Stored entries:
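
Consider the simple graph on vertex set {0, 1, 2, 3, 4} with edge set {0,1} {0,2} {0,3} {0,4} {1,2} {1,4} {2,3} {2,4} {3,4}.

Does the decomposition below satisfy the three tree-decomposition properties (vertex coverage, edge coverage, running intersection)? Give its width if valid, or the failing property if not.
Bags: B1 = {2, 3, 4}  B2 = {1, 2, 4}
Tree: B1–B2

A tree decomposition must satisfy three properties: every vertex lies in some bag; for every edge, both endpoints lie together in some bag; and for every vertex, the bags containing it form a connected subtree. Here vertex 0 appears in no bag, so the decomposition is invalid.

No — vertex 0 appears in no bag.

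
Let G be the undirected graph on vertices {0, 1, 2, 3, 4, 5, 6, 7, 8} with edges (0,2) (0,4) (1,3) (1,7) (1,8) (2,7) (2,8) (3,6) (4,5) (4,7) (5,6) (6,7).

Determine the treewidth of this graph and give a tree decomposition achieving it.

Treewidth 3.
Bags: B1 = {0, 2, 4, 8}  B2 = {2, 4, 7, 8}  B3 = {1, 4, 7, 8}  B4 = {1, 4, 5, 7}  B5 = {1, 5, 6, 7}  B6 = {1, 3, 5, 6}
Tree: B1–B2, B2–B3, B3–B4, B4–B5, B5–B6

The largest bag has 4 vertices, giving width 3; this decomposition certifies tw(G) ≤ 3. For the lower bound: the 4 vertex sets {0,2,8}, {4}, {7}, {1,3,5,6} are disjoint, each induces a connected subgraph, and every pair is joined by at least one edge of G. Contracting each set to a single vertex therefore yields K_{4} as a minor, and since treewidth is minor-monotone, tw(G) ≥ tw(K_{4}) = 3. Combining the bounds, tw(G) = 3.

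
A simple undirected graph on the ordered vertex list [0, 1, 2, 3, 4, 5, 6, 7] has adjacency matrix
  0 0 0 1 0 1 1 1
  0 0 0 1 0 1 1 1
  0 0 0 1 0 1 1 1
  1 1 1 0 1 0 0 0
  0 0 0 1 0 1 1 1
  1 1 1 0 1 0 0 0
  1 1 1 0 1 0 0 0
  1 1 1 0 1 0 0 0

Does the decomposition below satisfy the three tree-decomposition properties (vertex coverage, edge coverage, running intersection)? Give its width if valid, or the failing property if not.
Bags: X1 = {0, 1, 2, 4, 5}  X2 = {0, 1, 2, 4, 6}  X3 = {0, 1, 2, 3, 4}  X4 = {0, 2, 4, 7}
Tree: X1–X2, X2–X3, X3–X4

No — edge (1,7) lies in no bag.

A tree decomposition must satisfy three properties: every vertex lies in some bag; for every edge, both endpoints lie together in some bag; and for every vertex, the bags containing it form a connected subtree. Here edge (1,7) lies in no bag, so the decomposition is invalid.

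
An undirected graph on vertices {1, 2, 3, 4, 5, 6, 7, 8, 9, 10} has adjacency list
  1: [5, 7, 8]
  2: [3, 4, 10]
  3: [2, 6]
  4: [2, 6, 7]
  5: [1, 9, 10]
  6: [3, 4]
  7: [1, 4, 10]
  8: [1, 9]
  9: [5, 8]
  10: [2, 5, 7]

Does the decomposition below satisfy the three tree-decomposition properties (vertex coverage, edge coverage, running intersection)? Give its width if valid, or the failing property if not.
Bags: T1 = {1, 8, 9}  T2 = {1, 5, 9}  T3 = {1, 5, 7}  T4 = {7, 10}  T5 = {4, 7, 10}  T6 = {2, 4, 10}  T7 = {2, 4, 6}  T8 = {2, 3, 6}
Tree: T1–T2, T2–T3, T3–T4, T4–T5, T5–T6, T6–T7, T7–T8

A tree decomposition must satisfy three properties: every vertex lies in some bag; for every edge, both endpoints lie together in some bag; and for every vertex, the bags containing it form a connected subtree. Here edge (5,10) lies in no bag, so the decomposition is invalid.

No — edge (5,10) lies in no bag.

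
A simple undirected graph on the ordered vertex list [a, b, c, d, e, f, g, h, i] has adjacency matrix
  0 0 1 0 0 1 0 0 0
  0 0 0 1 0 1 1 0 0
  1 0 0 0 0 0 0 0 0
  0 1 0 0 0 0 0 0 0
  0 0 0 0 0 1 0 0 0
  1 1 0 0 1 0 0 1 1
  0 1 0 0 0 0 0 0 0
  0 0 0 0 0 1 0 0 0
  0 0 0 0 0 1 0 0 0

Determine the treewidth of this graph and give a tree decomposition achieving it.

The largest bag has 2 vertices, giving width 1; this decomposition certifies tw(G) ≤ 1. Since G has at least one edge (e.g. b–f), it is not an edgeless graph, so tw(G) ≥ 1. Hence tw(G) = 1 exactly.

Treewidth 1.
Bags: B1 = {b, f}  B2 = {f, i}  B3 = {f, h}  B4 = {a, f}  B5 = {e, f}  B6 = {a, c}  B7 = {b, d}  B8 = {b, g}
Tree: B1–B2, B2–B3, B1–B4, B1–B5, B4–B6, B1–B7, B7–B8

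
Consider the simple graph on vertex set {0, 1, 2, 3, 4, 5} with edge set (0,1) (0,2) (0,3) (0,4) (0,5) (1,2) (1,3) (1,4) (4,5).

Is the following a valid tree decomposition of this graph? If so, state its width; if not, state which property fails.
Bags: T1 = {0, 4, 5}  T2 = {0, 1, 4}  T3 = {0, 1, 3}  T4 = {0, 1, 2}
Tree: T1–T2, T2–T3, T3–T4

Checking the three conditions: (i) the bags cover all of {0, 1, 2, 3, 4, 5}; (ii) for each edge, some bag contains both endpoints; (iii) the bags containing any fixed vertex form a subtree. All hold, so the decomposition is valid with width 3 − 1 = 2.

Yes; width 2.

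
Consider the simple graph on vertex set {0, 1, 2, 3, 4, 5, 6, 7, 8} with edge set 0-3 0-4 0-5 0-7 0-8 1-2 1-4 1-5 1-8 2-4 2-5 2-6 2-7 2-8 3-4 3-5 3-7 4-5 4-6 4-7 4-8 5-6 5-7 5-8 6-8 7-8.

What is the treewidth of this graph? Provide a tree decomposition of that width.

Each bag holds 5 vertices, so the decomposition has width 4, which upper-bounds the treewidth. For the lower bound, the 5 vertices {0, 4, 5, 7, 8} are pairwise adjacent, and any tree decomposition puts a clique entirely inside one bag — forcing width ≥ 4. Therefore the treewidth is 4.

Treewidth 4.
One such decomposition:
Bags: B1 = {2, 4, 5, 6, 8}  B2 = {2, 4, 5, 7, 8}  B3 = {0, 4, 5, 7, 8}  B4 = {1, 2, 4, 5, 8}  B5 = {0, 3, 4, 5, 7}
Tree: B1–B2, B2–B3, B2–B4, B3–B5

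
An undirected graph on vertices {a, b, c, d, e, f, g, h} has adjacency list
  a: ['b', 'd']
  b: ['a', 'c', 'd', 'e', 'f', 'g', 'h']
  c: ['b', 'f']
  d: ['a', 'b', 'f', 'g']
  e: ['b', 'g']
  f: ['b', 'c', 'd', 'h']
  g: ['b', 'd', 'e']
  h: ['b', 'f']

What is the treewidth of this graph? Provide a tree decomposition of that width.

The largest bag has 3 vertices, giving width 2; this decomposition certifies tw(G) ≤ 2. Conversely, {b, d, g} is a clique of size 3, and the vertices of any clique must share a bag in every tree decomposition; so some bag has ≥ 3 vertices and tw(G) ≥ 2. The upper and lower bounds meet at 2, so that is the treewidth.

Treewidth 2.
Bags: B1 = {b, d, g}  B2 = {b, d, f}  B3 = {b, f, h}  B4 = {b, e, g}  B5 = {b, c, f}  B6 = {a, b, d}
Tree: B1–B2, B2–B3, B1–B4, B3–B5, B1–B6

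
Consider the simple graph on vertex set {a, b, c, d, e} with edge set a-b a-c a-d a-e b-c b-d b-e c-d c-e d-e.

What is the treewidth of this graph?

A width-4 tree decomposition is:
Bags: B1 = {a, b, c, d, e}
Tree: (single bag)
With just one bag of size 5, the width is 5 − 1 = 4, so tw(G) ≤ 4. For the lower bound, the 5 vertices {a, b, c, d, e} are pairwise adjacent, and any tree decomposition puts a clique entirely inside one bag — forcing width ≥ 4. Combining the bounds, tw(G) = 4.

4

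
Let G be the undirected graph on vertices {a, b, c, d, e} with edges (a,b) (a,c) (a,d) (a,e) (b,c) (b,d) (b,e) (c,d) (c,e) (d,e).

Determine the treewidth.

A width-4 tree decomposition is:
Bags: B1 = {a, b, c, d, e}
Tree: (single bag)
A single bag containing all 5 vertices is trivially a valid decomposition of width 4. Conversely, {a, b, c, d, e} is a clique of size 5, and the vertices of any clique must share a bag in every tree decomposition; so some bag has ≥ 5 vertices and tw(G) ≥ 4. The upper and lower bounds meet at 4, so that is the treewidth.

4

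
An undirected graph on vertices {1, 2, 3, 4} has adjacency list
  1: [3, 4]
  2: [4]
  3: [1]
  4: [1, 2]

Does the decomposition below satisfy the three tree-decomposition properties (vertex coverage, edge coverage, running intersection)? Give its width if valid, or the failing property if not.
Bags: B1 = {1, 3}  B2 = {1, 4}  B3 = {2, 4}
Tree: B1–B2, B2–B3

Yes; width 1.

Every vertex of G appears in some bag (union = {1, 2, 3, 4}); every edge is covered by a bag; and for each vertex v the set of bags containing v is connected in the bag tree. The decomposition is therefore valid. The largest bag has 2 vertices, so the width is 1.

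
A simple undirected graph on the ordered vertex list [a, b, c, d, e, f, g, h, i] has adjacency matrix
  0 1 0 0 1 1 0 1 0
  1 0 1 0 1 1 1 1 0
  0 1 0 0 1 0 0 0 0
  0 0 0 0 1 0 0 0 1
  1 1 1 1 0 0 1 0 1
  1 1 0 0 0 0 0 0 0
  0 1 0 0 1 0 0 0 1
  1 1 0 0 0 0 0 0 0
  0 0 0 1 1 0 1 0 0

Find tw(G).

2

A width-2 tree decomposition is:
Bags: B1 = {a, b, f}  B2 = {a, b, e}  B3 = {b, e, g}  B4 = {a, b, h}  B5 = {e, g, i}  B6 = {d, e, i}  B7 = {b, c, e}
Tree: B1–B2, B2–B3, B1–B4, B3–B5, B5–B6, B2–B7
Every bag has size at most 3, so the width is 3 − 1 = 2 and tw(G) ≤ 2. For the lower bound, the 3 vertices {d, e, i} are pairwise adjacent, and any tree decomposition puts a clique entirely inside one bag — forcing width ≥ 2. Combining the bounds, tw(G) = 2.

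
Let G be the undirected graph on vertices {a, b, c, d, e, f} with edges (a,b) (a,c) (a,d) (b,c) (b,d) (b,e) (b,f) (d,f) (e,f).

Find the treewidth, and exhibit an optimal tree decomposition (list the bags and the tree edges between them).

The largest bag has 3 vertices, giving width 2; this decomposition certifies tw(G) ≤ 2. Conversely, {a, b, d} is a clique of size 3, and the vertices of any clique must share a bag in every tree decomposition; so some bag has ≥ 3 vertices and tw(G) ≥ 2. Hence tw(G) = 2 exactly.

Treewidth 2.
One optimal decomposition is:
Bags: B1 = {b, d, f}  B2 = {a, b, d}  B3 = {b, e, f}  B4 = {a, b, c}
Tree: B1–B2, B1–B3, B2–B4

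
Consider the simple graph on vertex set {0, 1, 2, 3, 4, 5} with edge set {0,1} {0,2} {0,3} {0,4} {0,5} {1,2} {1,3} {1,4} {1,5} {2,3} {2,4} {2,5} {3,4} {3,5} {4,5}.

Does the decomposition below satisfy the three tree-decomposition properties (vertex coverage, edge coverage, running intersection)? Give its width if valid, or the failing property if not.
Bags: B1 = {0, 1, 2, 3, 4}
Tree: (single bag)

A tree decomposition must satisfy three properties: every vertex lies in some bag; for every edge, both endpoints lie together in some bag; and for every vertex, the bags containing it form a connected subtree. Here vertex 5 appears in no bag, so the decomposition is invalid.

No — vertex 5 appears in no bag.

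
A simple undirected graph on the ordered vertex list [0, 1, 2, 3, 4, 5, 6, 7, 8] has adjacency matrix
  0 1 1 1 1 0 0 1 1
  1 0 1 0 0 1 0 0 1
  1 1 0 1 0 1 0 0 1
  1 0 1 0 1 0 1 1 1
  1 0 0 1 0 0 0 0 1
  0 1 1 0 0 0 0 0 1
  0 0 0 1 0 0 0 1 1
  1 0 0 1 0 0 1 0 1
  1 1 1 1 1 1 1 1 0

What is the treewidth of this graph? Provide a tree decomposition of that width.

Treewidth 3.
Bags: B1 = {0, 1, 2, 8}  B2 = {0, 2, 3, 8}  B3 = {0, 3, 4, 8}  B4 = {1, 2, 5, 8}  B5 = {0, 3, 7, 8}  B6 = {3, 6, 7, 8}
Tree: B1–B2, B2–B3, B1–B4, B2–B5, B5–B6

Every bag has size at most 4, so the width is 4 − 1 = 3 and tw(G) ≤ 3. For the lower bound, the 4 vertices {0, 1, 2, 8} are pairwise adjacent, and any tree decomposition puts a clique entirely inside one bag — forcing width ≥ 3. The upper and lower bounds meet at 3, so that is the treewidth.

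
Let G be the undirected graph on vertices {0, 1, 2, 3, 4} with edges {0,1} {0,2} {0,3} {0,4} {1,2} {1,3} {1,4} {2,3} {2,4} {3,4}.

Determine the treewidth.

A width-4 tree decomposition is:
Bags: B1 = {0, 1, 2, 3, 4}
Tree: (single bag)
With just one bag of size 5, the width is 5 − 1 = 4, so tw(G) ≤ 4. On the other hand G contains the 5-clique {0, 1, 2, 3, 4}. A clique must lie in a single bag of any decomposition, so no decomposition can have width below 4. Hence tw(G) = 4 exactly.

4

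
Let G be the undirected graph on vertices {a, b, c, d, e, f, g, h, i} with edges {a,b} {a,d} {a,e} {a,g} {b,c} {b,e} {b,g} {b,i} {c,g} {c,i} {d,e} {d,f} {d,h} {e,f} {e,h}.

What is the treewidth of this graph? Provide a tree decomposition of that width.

Each bag holds 3 vertices, so the decomposition has width 2, which upper-bounds the treewidth. For the lower bound, the 3 vertices {a, d, e} are pairwise adjacent, and any tree decomposition puts a clique entirely inside one bag — forcing width ≥ 2. Combining the bounds, tw(G) = 2.

Treewidth 2.
One such decomposition:
Bags: B1 = {d, e, h}  B2 = {d, e, f}  B3 = {a, d, e}  B4 = {a, b, e}  B5 = {a, b, g}  B6 = {b, c, g}  B7 = {b, c, i}
Tree: B1–B2, B2–B3, B3–B4, B4–B5, B5–B6, B6–B7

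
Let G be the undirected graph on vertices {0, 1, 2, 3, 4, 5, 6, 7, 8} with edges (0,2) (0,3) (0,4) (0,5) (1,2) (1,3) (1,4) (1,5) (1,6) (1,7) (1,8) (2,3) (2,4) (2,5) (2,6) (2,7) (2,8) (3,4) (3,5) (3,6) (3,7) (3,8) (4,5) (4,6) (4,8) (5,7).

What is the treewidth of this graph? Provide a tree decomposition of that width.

Treewidth 4.
One such decomposition:
Bags: B1 = {1, 2, 3, 4, 5}  B2 = {0, 2, 3, 4, 5}  B3 = {1, 2, 3, 4, 8}  B4 = {1, 2, 3, 4, 6}  B5 = {1, 2, 3, 5, 7}
Tree: B1–B2, B1–B3, B3–B4, B1–B5

Each bag holds 5 vertices, so the decomposition has width 4, which upper-bounds the treewidth. On the other hand G contains the 5-clique {0, 2, 3, 4, 5}. A clique must lie in a single bag of any decomposition, so no decomposition can have width below 4. Hence tw(G) = 4 exactly.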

What needs to be done: Determine how many lines in the entries above contain the word "ordered", and respond with the number alone.

Exercise answer: 4